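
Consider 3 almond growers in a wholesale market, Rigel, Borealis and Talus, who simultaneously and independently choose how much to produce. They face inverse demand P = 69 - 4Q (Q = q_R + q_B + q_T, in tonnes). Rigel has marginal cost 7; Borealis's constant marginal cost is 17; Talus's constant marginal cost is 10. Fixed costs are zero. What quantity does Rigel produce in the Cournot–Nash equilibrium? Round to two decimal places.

4.69

Rigel's profit: π_R = (69 - 4Q)q_R - (7q_R). Setting ∂π_R/∂q_R = 0: 62 - 8q_R - 4(q_B + q_T) = 0.
Borealis's first-order condition: 52 - 8q_B - 4(q_R + q_T) = 0.
Talus's profit: π_T = (69 - 4Q)q_T - (10q_T). Setting ∂π_T/∂q_T = 0: 59 - 8q_T - 4(q_R + q_B) = 0.
Adding the 3 conditions: 173 − 8Q − 8Q = 0, i.e. Q = 173/16.
Back-substituting: q_R = (62 − 173/4)/4 = 75/16, q_B = (52 − 173/4)/4 = 35/16, q_T = (59 − 173/4)/4 = 63/16.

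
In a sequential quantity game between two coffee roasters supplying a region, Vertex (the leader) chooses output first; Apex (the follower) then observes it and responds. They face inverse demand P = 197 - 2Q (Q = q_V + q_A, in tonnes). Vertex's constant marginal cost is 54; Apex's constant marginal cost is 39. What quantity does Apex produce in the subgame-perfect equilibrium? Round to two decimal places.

Solve by backward induction. Given q_V, the follower Apex maximises π_A = (197 - 2q_V - 2q_A)q_A - 39q_A.
Setting the follower's marginal profit to zero, 158 - 2q_V - 4q_A = 0, i.e. q_A = (158 - 2q_V)/4.
The leader anticipates this reaction. Substituting into P = 197 - 2Q gives P = 118 - q_V, so π_V = (118 - q_V)q_V - 54q_V.
Maximising: ∂π_V/∂q_V = 64 - 2q_V = 0, giving q_V = 32.
Then q_A = (158 - 2·32)/4 = 47/2.

23.50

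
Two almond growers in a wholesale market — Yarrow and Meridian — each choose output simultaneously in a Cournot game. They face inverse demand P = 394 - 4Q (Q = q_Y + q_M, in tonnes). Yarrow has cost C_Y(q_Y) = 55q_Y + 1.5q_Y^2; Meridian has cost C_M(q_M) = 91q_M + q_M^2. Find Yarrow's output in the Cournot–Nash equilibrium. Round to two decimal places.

23.17

Yarrow's profit: π_Y = (394 - 4Q)q_Y - (55q_Y + (3/2)q_Y²). Setting ∂π_Y/∂q_Y = 0: 339 - 11q_Y - 4(q_M) = 0.
Meridian's first-order condition: 303 - 10q_M - 4(q_Y) = 0.
Rearranging gives the reaction functions q_Y = (339 - 4q_M)/11 and q_M = (303 - 4q_Y)/10.
Substituting one into the other gives q_Y = 1089/47 and q_M = 1977/94.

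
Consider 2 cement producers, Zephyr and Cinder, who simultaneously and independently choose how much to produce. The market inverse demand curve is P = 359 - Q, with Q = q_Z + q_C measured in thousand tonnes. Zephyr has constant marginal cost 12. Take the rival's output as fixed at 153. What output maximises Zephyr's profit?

97

With the rival's output fixed at 153, Zephyr's profit is π_Z = (359 - 153 - q_Z)q_Z - (12q_Z) = (206 - q_Z)q_Z - (12q_Z).
∂π_Z/∂q_Z = 194 - 2q_Z = 0, so q_Z = 97.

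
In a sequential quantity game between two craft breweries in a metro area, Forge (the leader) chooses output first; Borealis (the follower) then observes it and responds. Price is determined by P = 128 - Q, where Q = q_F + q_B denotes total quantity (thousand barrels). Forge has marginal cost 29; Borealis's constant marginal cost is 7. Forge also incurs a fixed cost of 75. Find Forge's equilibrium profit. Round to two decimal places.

666.13

The follower Borealis best-responds to any q_F: π_B = (128 - Q)q_B - 7q_B.
∂π_B/∂q_B = 121 - q_F - 2q_B = 0 gives the reaction function q_B = (121 - q_F)/2.
Forge substitutes q_B(q_F) into its own profit: π_F = q_F(128 - q_F - (121 - q_F)/2) - 29q_F = (135/2 - (1/2)q_F)q_F - 29q_F.
The leader's first-order condition 77/2 - q_F = 0 yields q_F = 77/2.
Then q_B = (121 - 77/2)/2 = 165/4.
Price P = 128 - 319/4 = 193/4.
Forge's profit: (193/4 - 29)·(77/2) - 75 = 666.1250.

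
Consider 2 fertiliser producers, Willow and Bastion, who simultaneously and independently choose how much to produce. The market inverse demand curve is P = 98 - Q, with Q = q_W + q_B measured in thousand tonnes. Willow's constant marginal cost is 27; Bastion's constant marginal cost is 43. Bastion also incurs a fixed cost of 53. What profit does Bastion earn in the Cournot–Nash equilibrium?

Willow's profit: π_W = (98 - Q)q_W - (27q_W). Setting ∂π_W/∂q_W = 0: 71 - 2q_W - (q_B) = 0.
Bastion's profit: π_B = (98 - Q)q_B - (43q_B). Setting ∂π_B/∂q_B = 0: 55 - 2q_B - (q_W) = 0.
Rearranging gives the reaction functions q_W = (71 - q_B)/2 and q_B = (55 - q_W)/2.
Substituting one into the other gives q_W = 29 and q_B = 13.
Price P = 98 - 42 = 56.
Bastion's profit: (56 - 43)·13 - 53 = 116.

116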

What the exercise asks: Each entry should be written out again exactly, with no word left out.

Written solution:
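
Consider 3 almond growers in a wholesale market, Rigel, Borealis and Talus, who simultaneously and independently choose how much to produce. They face inverse demand P = 69 - 4Q (Q = q_R + q_B + q_T, in tonnes). Rigel has marginal cost 7; Borealis's constant marginal cost is 17; Talus's constant marginal cost is 10. Fixed costs are zero. What quantity does Rigel produce in the Cournot–Nash equilibrium? Round to two decimal places.

4.69

Rigel's profit: π_R = (69 - 4Q)q_R - (7q_R). Setting ∂π_R/∂q_R = 0: 62 - 8q_R - 4(q_B + q_T) = 0.
Borealis's first-order condition: 52 - 8q_B - 4(q_R + q_T) = 0.
Talus's profit: π_T = (69 - 4Q)q_T - (10q_T). Setting ∂π_T/∂q_T = 0: 59 - 8q_T - 4(q_R + q_B) = 0.
Adding the 3 conditions: 173 − 8Q − 8Q = 0, i.e. Q = 173/16.
Back-substituting: q_R = (62 − 173/4)/4 = 75/16, q_B = (52 − 173/4)/4 = 35/16, q_T = (59 − 173/4)/4 = 63/16.

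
In a sequential quantity game between two coffee roasters supplying a region, Vertex (the leader) chooses output first; Apex (the follower) then observes it and responds. They face inverse demand P = 197 - 2Q (Q = q_V + q_A, in tonnes). Vertex's constant marginal cost is 54; Apex's constant marginal cost is 39. What quantity does Apex produce in the subgame-perfect equilibrium? Round to two decimal places.

Solve by backward induction. Given q_V, the follower Apex maximises π_A = (197 - 2q_V - 2q_A)q_A - 39q_A.
Setting the follower's marginal profit to zero, 158 - 2q_V - 4q_A = 0, i.e. q_A = (158 - 2q_V)/4.
The leader anticipates this reaction. Substituting into P = 197 - 2Q gives P = 118 - q_V, so π_V = (118 - q_V)q_V - 54q_V.
Maximising: ∂π_V/∂q_V = 64 - 2q_V = 0, giving q_V = 32.
Then q_A = (158 - 2·32)/4 = 47/2.

23.50

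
Two almond growers in a wholesale market — Yarrow and Meridian — each choose output simultaneously in a Cournot game. They face inverse demand P = 394 - 4Q (Q = q_Y + q_M, in tonnes). Yarrow has cost C_Y(q_Y) = 55q_Y + 1.5q_Y^2; Meridian has cost C_M(q_M) = 91q_M + q_M^2. Find Yarrow's output in the Cournot–Nash equilibrium. Round to two decimal places.

23.17

Yarrow's profit: π_Y = (394 - 4Q)q_Y - (55q_Y + (3/2)q_Y²). Setting ∂π_Y/∂q_Y = 0: 339 - 11q_Y - 4(q_M) = 0.
Meridian's first-order condition: 303 - 10q_M - 4(q_Y) = 0.
Rearranging gives the reaction functions q_Y = (339 - 4q_M)/11 and q_M = (303 - 4q_Y)/10.
Substituting one into the other gives q_Y = 1089/47 and q_M = 1977/94.

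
Consider 2 cement producers, Zephyr and Cinder, who simultaneously and independently choose how much to produce. The market inverse demand curve is P = 359 - Q, with Q = q_Z + q_C measured in thousand tonnes. Zephyr has constant marginal cost 12. Take the rival's output as fixed at 153. What output maximises Zephyr's profit?

97

With the rival's output fixed at 153, Zephyr's profit is π_Z = (359 - 153 - q_Z)q_Z - (12q_Z) = (206 - q_Z)q_Z - (12q_Z).
∂π_Z/∂q_Z = 194 - 2q_Z = 0, so q_Z = 97.

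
In a sequential quantity game between two craft breweries in a metro area, Forge (the leader) chooses output first; Borealis (the follower) then observes it and responds. Price is determined by P = 128 - Q, where Q = q_F + q_B denotes total quantity (thousand barrels). Forge has marginal cost 29; Borealis's constant marginal cost is 7. Forge also incurs a fixed cost of 75. Find Forge's equilibrium profit. Round to two decimal places.

666.13

The follower Borealis best-responds to any q_F: π_B = (128 - Q)q_B - 7q_B.
∂π_B/∂q_B = 121 - q_F - 2q_B = 0 gives the reaction function q_B = (121 - q_F)/2.
Forge substitutes q_B(q_F) into its own profit: π_F = q_F(128 - q_F - (121 - q_F)/2) - 29q_F = (135/2 - (1/2)q_F)q_F - 29q_F.
The leader's first-order condition 77/2 - q_F = 0 yields q_F = 77/2.
Then q_B = (121 - 77/2)/2 = 165/4.
Price P = 128 - 319/4 = 193/4.
Forge's profit: (193/4 - 29)·(77/2) - 75 = 666.1250.

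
Consider 2 fertiliser producers, Willow and Bastion, who simultaneously and independently choose how much to produce. The market inverse demand curve is P = 98 - Q, with Q = q_W + q_B measured in thousand tonnes. Willow's constant marginal cost is 27; Bastion's constant marginal cost is 43. Bastion also incurs a fixed cost of 53. What profit does Bastion earn in the Cournot–Nash equilibrium?

Willow's profit: π_W = (98 - Q)q_W - (27q_W). Setting ∂π_W/∂q_W = 0: 71 - 2q_W - (q_B) = 0.
Bastion's profit: π_B = (98 - Q)q_B - (43q_B). Setting ∂π_B/∂q_B = 0: 55 - 2q_B - (q_W) = 0.
Rearranging gives the reaction functions q_W = (71 - q_B)/2 and q_B = (55 - q_W)/2.
Substituting one into the other gives q_W = 29 and q_B = 13.
Price P = 98 - 42 = 56.
Bastion's profit: (56 - 43)·13 - 53 = 116.

116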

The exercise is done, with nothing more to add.